┌──

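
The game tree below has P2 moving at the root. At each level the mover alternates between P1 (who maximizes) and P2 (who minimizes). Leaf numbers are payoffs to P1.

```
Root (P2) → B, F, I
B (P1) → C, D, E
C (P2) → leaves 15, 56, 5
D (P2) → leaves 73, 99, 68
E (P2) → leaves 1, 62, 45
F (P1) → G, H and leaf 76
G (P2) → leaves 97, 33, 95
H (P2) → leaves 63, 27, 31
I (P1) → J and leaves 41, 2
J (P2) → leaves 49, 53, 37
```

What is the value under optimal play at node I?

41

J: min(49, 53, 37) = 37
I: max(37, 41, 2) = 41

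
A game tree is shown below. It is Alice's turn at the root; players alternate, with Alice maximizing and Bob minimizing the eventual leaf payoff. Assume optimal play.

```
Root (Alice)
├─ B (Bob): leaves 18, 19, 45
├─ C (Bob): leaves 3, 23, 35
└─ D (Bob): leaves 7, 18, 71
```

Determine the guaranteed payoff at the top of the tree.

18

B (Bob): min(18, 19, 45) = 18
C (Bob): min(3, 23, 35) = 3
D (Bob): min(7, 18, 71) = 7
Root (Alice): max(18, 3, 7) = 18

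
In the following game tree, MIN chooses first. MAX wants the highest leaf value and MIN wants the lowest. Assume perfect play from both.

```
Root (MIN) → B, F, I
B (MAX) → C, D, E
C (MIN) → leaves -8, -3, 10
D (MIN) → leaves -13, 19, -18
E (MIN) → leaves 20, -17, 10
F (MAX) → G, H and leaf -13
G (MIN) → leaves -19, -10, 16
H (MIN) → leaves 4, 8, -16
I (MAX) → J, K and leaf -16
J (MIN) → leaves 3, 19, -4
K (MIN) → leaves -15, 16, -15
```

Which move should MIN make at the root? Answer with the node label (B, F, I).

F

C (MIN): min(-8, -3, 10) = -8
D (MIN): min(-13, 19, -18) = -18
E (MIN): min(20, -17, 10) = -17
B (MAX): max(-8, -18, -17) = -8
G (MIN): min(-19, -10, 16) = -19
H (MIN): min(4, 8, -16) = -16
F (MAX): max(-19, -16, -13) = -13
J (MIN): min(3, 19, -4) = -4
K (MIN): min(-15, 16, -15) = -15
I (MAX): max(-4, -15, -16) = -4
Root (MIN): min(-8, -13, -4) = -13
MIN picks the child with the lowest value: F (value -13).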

└──

__WHAT TO DO__:
Pull together all lines from the data that mention the word "game".

__RESULT OF THE TASK__:
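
The game tree below has P2 moving at the root. At each level the mover alternates between P1 (who maximizes) and P2 (who minimizes). Leaf numbers are payoffs to P1.
A game tree is shown below. It is Alice's turn at the root; players alternate, with Alice maximizing and Bob minimizing the eventual leaf payoff. Assume optimal play.
In the following game tree, MIN chooses first. MAX wants the highest leaf value and MIN wants the lowest. Assume perfect play from both.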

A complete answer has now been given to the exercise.